THE RECORDS:
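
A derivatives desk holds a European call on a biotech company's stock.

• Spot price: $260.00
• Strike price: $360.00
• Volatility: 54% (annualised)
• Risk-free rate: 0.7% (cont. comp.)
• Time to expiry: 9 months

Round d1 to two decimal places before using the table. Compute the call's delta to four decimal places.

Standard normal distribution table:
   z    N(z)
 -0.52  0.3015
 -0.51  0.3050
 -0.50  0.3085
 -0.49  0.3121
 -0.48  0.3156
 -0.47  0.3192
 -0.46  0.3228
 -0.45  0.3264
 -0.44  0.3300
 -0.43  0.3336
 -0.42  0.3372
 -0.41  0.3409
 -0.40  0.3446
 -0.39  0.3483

σ√T = 0.54·√0.75 = 0.4677
d₁ = [ln(260/360) + (0.007 + 0.54²/2)·0.75] / 0.4677 = [-0.3254 + 0.1146] / 0.4677 = -0.4508 which rounds to -0.45
N(d₁) = N(-0.45) = 0.3264
Δ_call = N(d₁) = 0.3264

0.3264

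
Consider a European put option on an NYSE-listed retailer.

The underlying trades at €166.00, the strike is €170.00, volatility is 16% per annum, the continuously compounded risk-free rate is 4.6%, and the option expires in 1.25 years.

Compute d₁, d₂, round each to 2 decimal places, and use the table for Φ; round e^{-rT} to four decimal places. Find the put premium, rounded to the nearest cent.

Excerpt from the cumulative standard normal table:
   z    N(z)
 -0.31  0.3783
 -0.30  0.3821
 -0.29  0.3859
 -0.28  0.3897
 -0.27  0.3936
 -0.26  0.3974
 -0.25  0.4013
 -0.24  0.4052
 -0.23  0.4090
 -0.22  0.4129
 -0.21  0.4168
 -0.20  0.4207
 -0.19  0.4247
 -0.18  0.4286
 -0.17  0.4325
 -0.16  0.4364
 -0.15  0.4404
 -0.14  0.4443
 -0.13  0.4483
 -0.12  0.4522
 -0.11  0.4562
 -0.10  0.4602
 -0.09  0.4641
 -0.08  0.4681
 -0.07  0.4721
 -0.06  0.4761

T = 1.25;  σ√T = 0.1789
d₁ = [ln(166/170) + (0.046 + 0.16²/2)·1.25] / 0.1789 = [-0.0238 + 0.0735] / 0.1789 = 0.2778 which rounds to 0.28
d₂ = d₁ − σ√T = 0.2778 − 0.1789 = 0.0989 which rounds to 0.10
e^(−rT) = e^(−0.046·1.25) = 0.9441
P = 170·0.9441·N(-0.10) − 166·N(-0.28) = 170·0.9441·0.4602 − 166·0.3897 = 73.8607 − 64.6902 = 9.1705

€9.17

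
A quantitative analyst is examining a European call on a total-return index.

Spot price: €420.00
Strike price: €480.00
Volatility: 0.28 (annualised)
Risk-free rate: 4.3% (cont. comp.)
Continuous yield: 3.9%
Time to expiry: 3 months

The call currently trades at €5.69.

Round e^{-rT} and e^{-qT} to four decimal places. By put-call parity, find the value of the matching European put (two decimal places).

€64.63

e^(−qT) = e^(−0.039·0.25) = 0.9903;  e^(−rT) = e^(−0.043·0.25) = 0.9893
Put-call parity: C − P = S·e^(−qT) − K·e^(−rT) = 420·0.9903 − 480·0.9893 = 415.9260 − 474.8640 = -58.9380
P = C − (C − P) = 5.69 − (-58.9380) = 64.6280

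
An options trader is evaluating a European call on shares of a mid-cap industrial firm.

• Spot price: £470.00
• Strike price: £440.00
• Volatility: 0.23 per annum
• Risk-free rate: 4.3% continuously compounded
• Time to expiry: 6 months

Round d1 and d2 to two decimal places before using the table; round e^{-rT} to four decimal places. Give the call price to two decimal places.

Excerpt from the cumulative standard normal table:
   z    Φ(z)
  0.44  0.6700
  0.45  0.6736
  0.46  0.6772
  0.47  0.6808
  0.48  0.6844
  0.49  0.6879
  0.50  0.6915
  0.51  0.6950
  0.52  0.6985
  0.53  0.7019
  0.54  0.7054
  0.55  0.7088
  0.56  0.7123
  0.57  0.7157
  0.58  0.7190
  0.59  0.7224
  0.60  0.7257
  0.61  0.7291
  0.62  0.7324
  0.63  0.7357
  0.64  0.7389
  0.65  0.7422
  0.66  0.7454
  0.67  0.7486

£52.61

σ√T = 0.23·√0.5 = 0.1626
d₁ = [ln(470/440) + (0.043 + 0.23²/2)·0.5] / 0.1626 = [0.0660 + 0.0347] / 0.1626 = 0.6191 → 0.62
d₂ = d₁ − σ√T = 0.6191 − 0.1626 = 0.4564 → 0.46
exp(−rT) = exp(−0.043·0.5) = 0.9787
N(d₁) = N(0.62) = 0.7324;  N(d₂) = N(0.46) = 0.6772
C = 470·0.7324 − 440·0.9787·0.6772 = 344.2280 − 291.6213 = 52.6067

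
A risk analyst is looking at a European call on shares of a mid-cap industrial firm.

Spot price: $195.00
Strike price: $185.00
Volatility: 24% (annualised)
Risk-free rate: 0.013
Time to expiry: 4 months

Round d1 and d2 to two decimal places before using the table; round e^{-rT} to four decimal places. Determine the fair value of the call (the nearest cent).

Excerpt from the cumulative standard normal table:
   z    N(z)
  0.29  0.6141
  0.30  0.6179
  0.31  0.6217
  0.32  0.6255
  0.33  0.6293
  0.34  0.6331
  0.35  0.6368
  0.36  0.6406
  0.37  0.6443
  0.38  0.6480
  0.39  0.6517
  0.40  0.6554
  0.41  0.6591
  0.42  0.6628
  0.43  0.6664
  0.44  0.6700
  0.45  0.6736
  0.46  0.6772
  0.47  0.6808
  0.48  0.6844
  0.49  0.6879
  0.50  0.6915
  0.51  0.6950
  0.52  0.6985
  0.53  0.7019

$16.84

σ√T = 0.24·√0.3333 = 0.1386
ln(S/K) + (r + σ²/2)T = ln(195/185) + (0.013 + 0.24²/2)·0.3333 = 0.0526 + 0.0139 = 0.0666
d₁ = 0.0666 / 0.1386 = 0.4805 ⇒ 0.48
d₂ = d₁ − σ√T = 0.4805 − 0.1386 = 0.3419 ⇒ 0.34
exp(−rT) = exp(−0.013·0.3333) = 0.9957
N(d₁) = N(0.48) = 0.6844;  N(d₂) = N(0.34) = 0.6331
C = 195·0.6844 − 185·0.9957·0.6331 = 133.4580 − 116.6199 = 16.8381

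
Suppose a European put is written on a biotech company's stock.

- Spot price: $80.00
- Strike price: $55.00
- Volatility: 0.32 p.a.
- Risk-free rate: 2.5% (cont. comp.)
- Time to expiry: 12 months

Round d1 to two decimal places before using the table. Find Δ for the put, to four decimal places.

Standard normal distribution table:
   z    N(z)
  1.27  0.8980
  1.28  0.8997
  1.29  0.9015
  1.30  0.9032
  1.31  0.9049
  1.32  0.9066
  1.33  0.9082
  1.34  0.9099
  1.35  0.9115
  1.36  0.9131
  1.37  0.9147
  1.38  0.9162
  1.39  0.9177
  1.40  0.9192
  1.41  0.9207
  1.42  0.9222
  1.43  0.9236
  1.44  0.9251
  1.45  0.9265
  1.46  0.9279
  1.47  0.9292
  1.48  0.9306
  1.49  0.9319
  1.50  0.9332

σ√T = 0.32·√1 = 0.3200
d₁ = [ln(80/55) + (0.025 + 0.32²/2)·1] / 0.3200 = [0.3747 + 0.0762] / 0.3200 = 1.4090 → 1.41
N(d₁) = N(1.41) = 0.9207
Δ_put = N(d₁) − 1 = 0.9207 − 1 = -0.0793

-0.0793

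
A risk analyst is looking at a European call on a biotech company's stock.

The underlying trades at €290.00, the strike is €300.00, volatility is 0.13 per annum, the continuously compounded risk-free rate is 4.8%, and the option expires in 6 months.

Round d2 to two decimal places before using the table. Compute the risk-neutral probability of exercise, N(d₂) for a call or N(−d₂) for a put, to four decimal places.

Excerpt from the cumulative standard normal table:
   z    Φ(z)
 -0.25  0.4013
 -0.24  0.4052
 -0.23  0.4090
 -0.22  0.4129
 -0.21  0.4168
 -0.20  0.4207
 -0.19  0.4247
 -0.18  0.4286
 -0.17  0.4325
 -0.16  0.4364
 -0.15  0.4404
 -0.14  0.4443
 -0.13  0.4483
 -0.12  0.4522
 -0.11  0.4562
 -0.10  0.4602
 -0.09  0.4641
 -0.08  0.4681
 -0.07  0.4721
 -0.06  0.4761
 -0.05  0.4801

σ√T = 0.13·√0.5 = 0.0919
d₁ = [ln(290/300) + (0.048 + 0.13²/2)·0.5] / 0.0919 = [-0.0339 + 0.0282] / 0.0919 = -0.0618 → -0.06
d₂ = d₁ − σ√T = -0.0618 − 0.0919 = -0.1537 → -0.15
Pr(exercise) under Q = N(d₂) = 0.4404

0.4404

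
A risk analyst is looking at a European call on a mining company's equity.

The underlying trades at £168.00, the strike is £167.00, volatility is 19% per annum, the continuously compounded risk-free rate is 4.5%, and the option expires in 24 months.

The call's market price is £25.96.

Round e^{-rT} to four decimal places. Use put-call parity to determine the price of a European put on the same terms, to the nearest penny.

exp(−rT) = exp(−0.045·2) = 0.9139
Put-call parity: C − P = S − K·e^(−rT) = 168 − 167·0.9139 = 168 − 152.6213 = 15.3787
P = C − (C − P) = 25.96 − (15.3787) = 10.5813

£10.58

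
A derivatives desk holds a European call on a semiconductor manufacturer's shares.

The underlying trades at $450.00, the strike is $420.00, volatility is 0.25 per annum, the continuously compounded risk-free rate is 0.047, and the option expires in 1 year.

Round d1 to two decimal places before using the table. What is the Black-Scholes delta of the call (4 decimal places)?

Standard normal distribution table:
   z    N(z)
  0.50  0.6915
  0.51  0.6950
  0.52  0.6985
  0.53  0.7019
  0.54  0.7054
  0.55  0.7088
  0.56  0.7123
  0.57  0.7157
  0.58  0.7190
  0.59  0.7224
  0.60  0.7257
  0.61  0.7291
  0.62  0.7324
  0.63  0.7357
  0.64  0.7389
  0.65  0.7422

σ√T = 0.25 × 1.0000 = 0.2500
d₁ = [ln(450/420) + (0.047 + ½·0.25²)·1] / (σ√T) = (0.0690 + 0.0783) / 0.2500 = 0.5890 which rounds to 0.59
N(d₁) = N(0.59) = 0.7224
Δ_call = N(d₁) = 0.7224

0.7224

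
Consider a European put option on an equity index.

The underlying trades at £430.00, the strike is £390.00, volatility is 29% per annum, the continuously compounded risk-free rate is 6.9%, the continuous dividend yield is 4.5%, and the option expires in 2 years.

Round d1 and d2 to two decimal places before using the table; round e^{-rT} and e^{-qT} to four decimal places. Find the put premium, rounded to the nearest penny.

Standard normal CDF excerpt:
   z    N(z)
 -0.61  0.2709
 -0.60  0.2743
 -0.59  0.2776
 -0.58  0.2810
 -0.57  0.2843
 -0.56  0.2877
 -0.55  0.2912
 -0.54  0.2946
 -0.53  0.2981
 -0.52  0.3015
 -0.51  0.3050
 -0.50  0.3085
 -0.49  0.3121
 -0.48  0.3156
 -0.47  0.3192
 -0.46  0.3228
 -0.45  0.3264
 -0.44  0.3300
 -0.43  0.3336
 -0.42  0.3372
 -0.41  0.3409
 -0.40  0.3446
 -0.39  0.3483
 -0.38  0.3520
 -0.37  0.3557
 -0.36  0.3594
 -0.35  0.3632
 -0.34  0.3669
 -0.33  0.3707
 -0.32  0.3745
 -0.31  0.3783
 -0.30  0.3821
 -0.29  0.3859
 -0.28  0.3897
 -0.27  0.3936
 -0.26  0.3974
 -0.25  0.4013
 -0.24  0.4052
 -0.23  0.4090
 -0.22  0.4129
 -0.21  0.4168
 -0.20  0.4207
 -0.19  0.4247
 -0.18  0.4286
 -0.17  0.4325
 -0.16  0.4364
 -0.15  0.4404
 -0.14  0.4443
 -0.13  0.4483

σ√T = 0.29 × 1.4142 = 0.4101
d₁ = [ln(430/390) + (0.069 − 0.045 + 0.29²/2)·2] / 0.4101 = [0.0976 + 0.1321] / 0.4101 = 0.5602 which rounds to 0.56
d₂ = d₁ − σ√T = 0.5602 − 0.4101 = 0.1500 which rounds to 0.15
exp(−qT) = exp(−0.045·2) = 0.9139;  exp(−rT) = exp(−0.069·2) = 0.8711
N(−d₂) = N(-0.15) = 0.4404;  N(−d₁) = N(-0.56) = 0.2877
P = 390·0.8711·0.4404 − 430·0.9139·0.2877 = 149.6167 − 113.0595 = 36.5572

£36.56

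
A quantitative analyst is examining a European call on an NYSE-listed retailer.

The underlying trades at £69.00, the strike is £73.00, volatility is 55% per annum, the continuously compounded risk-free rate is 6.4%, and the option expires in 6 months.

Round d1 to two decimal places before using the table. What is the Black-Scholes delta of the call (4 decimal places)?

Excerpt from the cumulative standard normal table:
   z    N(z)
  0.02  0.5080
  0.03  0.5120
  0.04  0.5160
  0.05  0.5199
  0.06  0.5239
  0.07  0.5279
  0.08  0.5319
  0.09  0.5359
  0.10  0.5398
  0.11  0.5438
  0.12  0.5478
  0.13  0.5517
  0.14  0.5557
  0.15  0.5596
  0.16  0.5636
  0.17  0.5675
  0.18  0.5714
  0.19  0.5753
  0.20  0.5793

0.5517

T = 0.5;  σ√T = 0.3889
d₁ = [ln(69/73) + (0.064 + 0.55²/2)·0.5] / 0.3889 = [-0.0564 + 0.1076] / 0.3889 = 0.1318 ≈ 0.13
N(d₁) = N(0.13) = 0.5517
Δ_call = N(d₁) = 0.5517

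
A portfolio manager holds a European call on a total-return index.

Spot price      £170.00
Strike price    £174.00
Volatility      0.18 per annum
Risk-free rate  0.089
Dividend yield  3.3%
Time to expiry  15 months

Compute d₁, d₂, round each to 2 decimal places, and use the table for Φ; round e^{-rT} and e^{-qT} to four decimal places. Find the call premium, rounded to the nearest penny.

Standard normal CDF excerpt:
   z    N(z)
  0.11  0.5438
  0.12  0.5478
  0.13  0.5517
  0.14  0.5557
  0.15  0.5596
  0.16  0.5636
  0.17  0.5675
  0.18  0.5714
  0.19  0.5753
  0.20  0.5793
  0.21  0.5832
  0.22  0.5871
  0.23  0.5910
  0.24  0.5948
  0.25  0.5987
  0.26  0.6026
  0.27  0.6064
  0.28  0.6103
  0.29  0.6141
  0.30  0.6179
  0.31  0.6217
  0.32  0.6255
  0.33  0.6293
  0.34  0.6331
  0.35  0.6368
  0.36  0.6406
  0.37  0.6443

£16.77

T = 1.25;  σ√T = 0.2012
d₁ = [ln(170/174) + (0.089 − 0.033 + 0.18²/2)·1.25] / 0.2012 = [-0.0233 + 0.0902] / 0.2012 = 0.3329 → 0.33
d₂ = d₁ − σ√T = 0.3329 − 0.2012 = 0.1316 → 0.13
exp(−qT) = exp(−0.033·1.25) = 0.9596;  exp(−rT) = exp(−0.089·1.25) = 0.8947
N(d₁) = N(0.33) = 0.6293;  N(d₂) = N(0.13) = 0.5517
C = 170·0.9596·0.6293 − 174·0.8947·0.5517 = 102.6590 − 85.8874 = 16.7715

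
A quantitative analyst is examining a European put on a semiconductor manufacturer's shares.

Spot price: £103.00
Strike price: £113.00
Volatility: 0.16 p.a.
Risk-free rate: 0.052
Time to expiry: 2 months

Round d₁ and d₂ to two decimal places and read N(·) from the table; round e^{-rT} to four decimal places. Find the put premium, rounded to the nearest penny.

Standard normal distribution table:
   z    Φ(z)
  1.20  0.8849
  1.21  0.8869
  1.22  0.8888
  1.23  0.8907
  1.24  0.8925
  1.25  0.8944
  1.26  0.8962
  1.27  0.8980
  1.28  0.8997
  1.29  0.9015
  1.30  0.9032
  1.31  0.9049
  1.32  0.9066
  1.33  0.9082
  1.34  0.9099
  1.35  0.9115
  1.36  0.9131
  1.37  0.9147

£9.44

σ√T = 0.16 × 0.4082 = 0.0653
d₁ = [ln(103/113) + (0.052 + 0.16²/2)·0.1667] / 0.0653 = [-0.0927 + 0.0108] / 0.0653 = -1.2532 which rounds to -1.25
d₂ = d₁ − σ√T = -1.2532 − 0.0653 = -1.3185 which rounds to -1.32
exp(−rT) = exp(−0.052·0.1667) = 0.9914
N(−d₂) = N(1.32) = 0.9066;  N(−d₁) = N(1.25) = 0.8944
P = 113·0.9914·0.9066 − 103·0.8944 = 101.5648 − 92.1232 = 9.4416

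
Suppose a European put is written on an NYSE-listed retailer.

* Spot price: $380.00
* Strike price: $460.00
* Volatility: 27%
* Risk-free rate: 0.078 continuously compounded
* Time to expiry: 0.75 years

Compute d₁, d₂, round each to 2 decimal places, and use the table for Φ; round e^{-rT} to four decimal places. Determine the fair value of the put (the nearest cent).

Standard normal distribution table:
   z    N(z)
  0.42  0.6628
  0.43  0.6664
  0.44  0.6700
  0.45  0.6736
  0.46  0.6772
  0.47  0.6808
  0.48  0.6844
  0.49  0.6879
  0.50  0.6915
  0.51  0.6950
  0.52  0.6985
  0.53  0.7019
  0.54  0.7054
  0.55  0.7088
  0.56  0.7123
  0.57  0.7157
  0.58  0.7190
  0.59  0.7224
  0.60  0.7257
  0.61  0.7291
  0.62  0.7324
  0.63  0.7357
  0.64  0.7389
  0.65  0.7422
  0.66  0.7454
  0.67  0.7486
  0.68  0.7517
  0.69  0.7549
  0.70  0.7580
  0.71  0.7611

σ√T = 0.27 × 0.8660 = 0.2338
d₁ = [ln(380/460) + (0.078 + ½·0.27²)·0.75] / (σ√T) = (-0.1911 + 0.0858) / 0.2338 = -0.4500 ≈ -0.45
d₂ = -0.4500 − 0.2338 = -0.6838 ≈ -0.68
e^(−rT) = e^(−0.078·0.75) = 0.9432
P = 460·0.9432·N(0.68) − 380·N(0.45) = 460·0.9432·0.7517 − 380·0.6736 = 326.1416 − 255.9680 = 70.1736

$70.17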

ABOUT THIS EXERCISE:
Each line of the entries where the string "years" occurs should be shown.

THE ANSWER:
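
The underlying trades at €166.00, the strike is €170.00, volatility is 16% per annum, the continuously compounded risk-free rate is 4.6%, and the option expires in 1.25 years.
The underlying trades at £430.00, the strike is £390.00, volatility is 29% per annum, the continuously compounded risk-free rate is 6.9%, the continuous dividend yield is 4.5%, and the option expires in 2 years.
* Time to expiry: 0.75 years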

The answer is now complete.